WHAT IS BEING ASKED:
Every line of the data must be retyped exactly as it stands.

[Stored items]

##############################

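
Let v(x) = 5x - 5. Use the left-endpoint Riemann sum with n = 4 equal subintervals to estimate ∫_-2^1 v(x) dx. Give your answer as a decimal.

-28.125

Δx = (1 − (-2))/4 = 0.75.
Left endpoints: -2, -1.25, -0.5, 0.25.
v(-2) = -15, v(-1.25) = -11.25, v(-0.5) = -7.5, v(0.25) = -3.75.
Sum = Δx · [v(-2) + v(-1.25) + v(-0.5) + v(0.25)].
Sum = -28.125.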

##############################

RESPONSE TO THIS EXERCISE:
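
Let v(x) = 5x - 5. Use the left-endpoint Riemann sum with n = 4 equal subintervals to estimate ∫_-2^1 v(x) dx. Give your answer as a decimal.

-28.125

Δx = (1 − (-2))/4 = 0.75.
Left endpoints: -2, -1.25, -0.5, 0.25.
v(-2) = -15, v(-1.25) = -11.25, v(-0.5) = -7.5, v(0.25) = -3.75.
Sum = Δx · [v(-2) + v(-1.25) + v(-0.5) + v(0.25)].
Sum = -28.125.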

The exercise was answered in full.